Dataset entries
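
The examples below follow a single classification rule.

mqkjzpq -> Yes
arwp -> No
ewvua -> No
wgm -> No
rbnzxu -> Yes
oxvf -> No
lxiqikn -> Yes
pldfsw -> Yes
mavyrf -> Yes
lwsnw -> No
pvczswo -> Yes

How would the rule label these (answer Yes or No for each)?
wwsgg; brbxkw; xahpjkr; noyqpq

The distinguishing property — length ≥ 6 — holds for all the 'Yes' cases and none of the 'No' cases.
wwsgg: No (length 5). brbxkw: Yes (length 6). xahpjkr: Yes (length 7). noyqpq: Yes (length 6).

No, Yes, Yes, Yes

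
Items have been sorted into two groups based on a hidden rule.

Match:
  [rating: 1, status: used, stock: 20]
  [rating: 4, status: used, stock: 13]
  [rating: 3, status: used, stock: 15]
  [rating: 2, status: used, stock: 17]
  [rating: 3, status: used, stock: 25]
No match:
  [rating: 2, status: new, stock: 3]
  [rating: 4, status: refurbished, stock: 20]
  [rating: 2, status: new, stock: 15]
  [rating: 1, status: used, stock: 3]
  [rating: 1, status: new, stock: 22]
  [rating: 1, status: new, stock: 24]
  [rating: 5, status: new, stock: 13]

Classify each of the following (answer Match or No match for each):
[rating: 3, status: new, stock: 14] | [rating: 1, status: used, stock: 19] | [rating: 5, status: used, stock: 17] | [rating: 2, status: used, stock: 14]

'Match' ⟺ status is used AND stock ≥ 13.
No match: [rating: 3, status: new, stock: 14], since status is new, stock = 14. Match: [rating: 1, status: used, stock: 19], since status is used, stock = 19. Match: [rating: 5, status: used, stock: 17], since status is used, stock = 17. Match: [rating: 2, status: used, stock: 14], since status is used, stock = 14.

No match, Match, Match, Match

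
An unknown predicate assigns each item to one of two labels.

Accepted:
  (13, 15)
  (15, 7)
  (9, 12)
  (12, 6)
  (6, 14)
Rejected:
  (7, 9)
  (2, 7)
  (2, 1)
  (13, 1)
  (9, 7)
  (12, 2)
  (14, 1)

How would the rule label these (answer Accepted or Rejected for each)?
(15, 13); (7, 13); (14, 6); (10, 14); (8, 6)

The classifier is using: sum ≥ 18.
Accepted: (15, 13), since 15+13 = 28. Accepted: (7, 13), since 7+13 = 20. Accepted: (14, 6), since 14+6 = 20. Accepted: (10, 14), since 10+14 = 24. Rejected: (8, 6), since 8+6 = 14.

Accepted, Accepted, Accepted, Accepted, Rejected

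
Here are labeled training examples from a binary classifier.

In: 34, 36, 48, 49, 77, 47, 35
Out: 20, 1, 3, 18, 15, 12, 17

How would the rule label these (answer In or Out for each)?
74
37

In, In

Every 'In' example satisfies: at least 34. None of the 'Out' examples do.
74: In (74 ≥ 34). 37: In (37 ≥ 34).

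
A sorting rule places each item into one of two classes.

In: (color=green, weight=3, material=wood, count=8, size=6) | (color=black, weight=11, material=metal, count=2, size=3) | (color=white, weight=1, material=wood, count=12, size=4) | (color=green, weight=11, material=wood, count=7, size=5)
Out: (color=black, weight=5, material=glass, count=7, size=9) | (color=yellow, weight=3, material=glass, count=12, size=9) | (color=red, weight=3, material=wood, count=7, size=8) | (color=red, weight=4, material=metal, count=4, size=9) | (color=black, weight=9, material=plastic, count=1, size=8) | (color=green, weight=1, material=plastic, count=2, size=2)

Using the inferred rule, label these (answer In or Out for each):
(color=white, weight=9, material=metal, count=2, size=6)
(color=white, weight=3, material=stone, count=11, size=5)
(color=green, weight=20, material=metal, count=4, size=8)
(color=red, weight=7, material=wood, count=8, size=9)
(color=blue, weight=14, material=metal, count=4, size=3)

Rule: size ≥ 3 AND size ≤ 6. This holds for each 'In' example and fails for each 'Out' one.
(color=white, weight=9, material=metal, count=2, size=6) — size = 6, hence In. (color=white, weight=3, material=stone, count=11, size=5) — size = 5, hence In. (color=green, weight=20, material=metal, count=4, size=8) — size = 8, hence Out. (color=red, weight=7, material=wood, count=8, size=9) — size = 9, hence Out. (color=blue, weight=14, material=metal, count=4, size=3) — size = 3, hence In.

In, In, Out, Out, In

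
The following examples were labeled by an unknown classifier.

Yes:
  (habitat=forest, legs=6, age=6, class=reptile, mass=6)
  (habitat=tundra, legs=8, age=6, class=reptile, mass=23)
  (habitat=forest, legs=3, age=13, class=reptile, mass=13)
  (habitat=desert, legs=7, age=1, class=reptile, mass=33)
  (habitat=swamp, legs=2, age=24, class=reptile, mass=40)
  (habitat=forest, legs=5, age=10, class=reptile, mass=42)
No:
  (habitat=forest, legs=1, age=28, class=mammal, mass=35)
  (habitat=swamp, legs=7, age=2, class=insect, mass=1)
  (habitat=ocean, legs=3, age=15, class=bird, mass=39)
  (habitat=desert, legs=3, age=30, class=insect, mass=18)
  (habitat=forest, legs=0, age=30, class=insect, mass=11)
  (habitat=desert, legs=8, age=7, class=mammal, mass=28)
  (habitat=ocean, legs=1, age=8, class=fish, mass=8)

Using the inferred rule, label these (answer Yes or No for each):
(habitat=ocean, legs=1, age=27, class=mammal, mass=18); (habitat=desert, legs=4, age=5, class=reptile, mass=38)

'Yes' ⟺ class is reptile.
(habitat=ocean, legs=1, age=27, class=mammal, mass=18): class is mammal — doesn't match, so No.
(habitat=desert, legs=4, age=5, class=reptile, mass=38): class is reptile — has this property, so Yes.

No, Yes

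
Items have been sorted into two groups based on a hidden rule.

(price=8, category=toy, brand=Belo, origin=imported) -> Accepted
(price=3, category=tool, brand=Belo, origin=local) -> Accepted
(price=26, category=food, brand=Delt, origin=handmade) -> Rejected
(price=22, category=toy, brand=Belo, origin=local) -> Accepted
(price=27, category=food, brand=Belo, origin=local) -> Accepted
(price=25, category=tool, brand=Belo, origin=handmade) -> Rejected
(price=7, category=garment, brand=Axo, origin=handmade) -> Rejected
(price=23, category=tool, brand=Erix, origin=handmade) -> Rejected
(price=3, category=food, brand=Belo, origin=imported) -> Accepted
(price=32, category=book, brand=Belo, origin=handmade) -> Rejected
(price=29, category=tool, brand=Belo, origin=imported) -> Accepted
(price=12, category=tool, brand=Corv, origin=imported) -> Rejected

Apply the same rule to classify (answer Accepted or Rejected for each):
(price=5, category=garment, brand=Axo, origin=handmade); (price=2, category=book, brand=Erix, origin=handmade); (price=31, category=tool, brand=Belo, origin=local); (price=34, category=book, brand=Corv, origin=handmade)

Rejected, Rejected, Accepted, Rejected

The classifier is using: origin is not handmade AND brand is Belo.
(price=5, category=garment, brand=Axo, origin=handmade) → origin is handmade, brand is Axo → Rejected. (price=2, category=book, brand=Erix, origin=handmade) → origin is handmade, brand is Erix → Rejected. (price=31, category=tool, brand=Belo, origin=local) → origin is local, brand is Belo → Accepted. (price=34, category=book, brand=Corv, origin=handmade) → origin is handmade, brand is Corv → Rejected.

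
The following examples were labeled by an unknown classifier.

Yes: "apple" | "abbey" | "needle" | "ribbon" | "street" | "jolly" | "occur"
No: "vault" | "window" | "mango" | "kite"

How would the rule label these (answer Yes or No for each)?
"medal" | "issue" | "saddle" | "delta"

No, Yes, Yes, No

'Yes' ⟺ has a double letter.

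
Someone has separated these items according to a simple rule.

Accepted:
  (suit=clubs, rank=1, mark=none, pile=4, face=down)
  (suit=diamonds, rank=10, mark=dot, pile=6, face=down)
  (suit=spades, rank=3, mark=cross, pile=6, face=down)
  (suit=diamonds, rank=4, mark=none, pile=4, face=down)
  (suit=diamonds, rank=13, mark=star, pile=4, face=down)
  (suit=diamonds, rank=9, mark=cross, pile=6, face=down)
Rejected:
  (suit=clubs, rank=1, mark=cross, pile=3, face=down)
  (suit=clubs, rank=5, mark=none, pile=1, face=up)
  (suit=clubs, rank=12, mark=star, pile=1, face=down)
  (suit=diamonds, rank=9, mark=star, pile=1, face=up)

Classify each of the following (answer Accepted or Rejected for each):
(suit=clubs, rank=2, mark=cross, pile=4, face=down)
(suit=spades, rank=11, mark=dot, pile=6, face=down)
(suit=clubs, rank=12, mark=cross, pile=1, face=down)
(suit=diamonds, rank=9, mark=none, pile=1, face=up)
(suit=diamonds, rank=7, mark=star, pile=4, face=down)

Accepted, Accepted, Rejected, Rejected, Accepted

The simplest hypothesis consistent with all the labels is: pile ≥ 4.
(suit=clubs, rank=2, mark=cross, pile=4, face=down) → pile = 4 → Accepted.
(suit=spades, rank=11, mark=dot, pile=6, face=down) → pile = 6 → Accepted.
(suit=clubs, rank=12, mark=cross, pile=1, face=down) → pile = 1 → Rejected.
(suit=diamonds, rank=9, mark=none, pile=1, face=up) → pile = 1 → Rejected.
(suit=diamonds, rank=7, mark=star, pile=4, face=down) → pile = 4 → Accepted.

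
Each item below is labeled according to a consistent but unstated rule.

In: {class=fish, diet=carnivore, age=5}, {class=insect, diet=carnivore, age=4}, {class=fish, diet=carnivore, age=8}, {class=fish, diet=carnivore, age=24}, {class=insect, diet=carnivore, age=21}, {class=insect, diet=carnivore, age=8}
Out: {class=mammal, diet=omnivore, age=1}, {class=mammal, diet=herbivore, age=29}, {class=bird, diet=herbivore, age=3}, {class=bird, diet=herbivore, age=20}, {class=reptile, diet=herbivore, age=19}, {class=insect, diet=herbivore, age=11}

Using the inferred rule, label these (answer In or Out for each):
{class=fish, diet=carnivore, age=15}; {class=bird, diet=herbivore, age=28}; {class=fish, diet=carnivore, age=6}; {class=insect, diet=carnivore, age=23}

All 'In' examples share one property — diet is carnivore — and every 'Out' example lacks it.

In, Out, In, In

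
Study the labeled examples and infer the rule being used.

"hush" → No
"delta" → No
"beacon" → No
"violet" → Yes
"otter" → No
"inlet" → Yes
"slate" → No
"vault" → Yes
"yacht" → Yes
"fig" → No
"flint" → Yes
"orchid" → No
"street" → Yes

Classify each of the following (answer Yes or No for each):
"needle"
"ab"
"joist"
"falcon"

No, No, Yes, No

Every 'Yes' example satisfies: ends with 't'. None of the 'No' examples do.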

• _Work instruction_
Only lines holding the string "swamp" are wanted; gather each one from the entries above.

• _Answer box_
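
  (habitat=swamp, legs=2, age=24, class=reptile, mass=40)
  (habitat=swamp, legs=7, age=2, class=insect, mass=1)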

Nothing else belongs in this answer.